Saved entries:
○ ○ ○ ○
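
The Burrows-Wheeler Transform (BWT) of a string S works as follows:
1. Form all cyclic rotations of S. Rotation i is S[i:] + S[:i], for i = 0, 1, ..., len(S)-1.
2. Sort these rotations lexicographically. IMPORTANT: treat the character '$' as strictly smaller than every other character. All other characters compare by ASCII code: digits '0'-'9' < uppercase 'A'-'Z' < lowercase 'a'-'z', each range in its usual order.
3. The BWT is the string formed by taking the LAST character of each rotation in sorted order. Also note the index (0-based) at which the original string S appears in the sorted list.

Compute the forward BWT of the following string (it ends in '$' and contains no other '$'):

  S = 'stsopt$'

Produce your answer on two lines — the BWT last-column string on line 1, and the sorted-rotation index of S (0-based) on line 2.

All 7 rotations (rotation i = S[i:]+S[:i]):
  rot[0] = stsopt$
  rot[1] = tsopt$s
  rot[2] = sopt$st
  rot[3] = opt$sts
  rot[4] = pt$stso
  rot[5] = t$stsop
  rot[6] = $stsopt
Sorted (with $ < everything):
  sorted[0] = $stsopt  (last char: 't')
  sorted[1] = opt$sts  (last char: 's')
  sorted[2] = pt$stso  (last char: 'o')
  sorted[3] = sopt$st  (last char: 't')
  sorted[4] = stsopt$  (last char: '$')
  sorted[5] = t$stsop  (last char: 'p')
  sorted[6] = tsopt$s  (last char: 's')
Last column: tsot$ps
Original string S is at sorted index 4

Answer: tsot$ps
4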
○ ○ ○ ○
• _What you should do_
A complete, exact transcription of the records is needed.

• _Result of the task_
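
The Burrows-Wheeler Transform (BWT) of a string S works as follows:
1. Form all cyclic rotations of S. Rotation i is S[i:] + S[:i], for i = 0, 1, ..., len(S)-1.
2. Sort these rotations lexicographically. IMPORTANT: treat the character '$' as strictly smaller than every other character. All other characters compare by ASCII code: digits '0'-'9' < uppercase 'A'-'Z' < lowercase 'a'-'z', each range in its usual order.
3. The BWT is the string formed by taking the LAST character of each rotation in sorted order. Also note the index (0-based) at which the original string S appears in the sorted list.

Compute the forward BWT of the following string (it ends in '$' and contains no other '$'):

  S = 'stsopt$'

Produce your answer on two lines — the BWT last-column string on line 1, and the sorted-rotation index of S (0-based) on line 2.

All 7 rotations (rotation i = S[i:]+S[:i]):
  rot[0] = stsopt$
  rot[1] = tsopt$s
  rot[2] = sopt$st
  rot[3] = opt$sts
  rot[4] = pt$stso
  rot[5] = t$stsop
  rot[6] = $stsopt
Sorted (with $ < everything):
  sorted[0] = $stsopt  (last char: 't')
  sorted[1] = opt$sts  (last char: 's')
  sorted[2] = pt$stso  (last char: 'o')
  sorted[3] = sopt$st  (last char: 't')
  sorted[4] = stsopt$  (last char: '$')
  sorted[5] = t$stsop  (last char: 'p')
  sorted[6] = tsopt$s  (last char: 's')
Last column: tsot$ps
Original string S is at sorted index 4

Answer: tsot$ps
4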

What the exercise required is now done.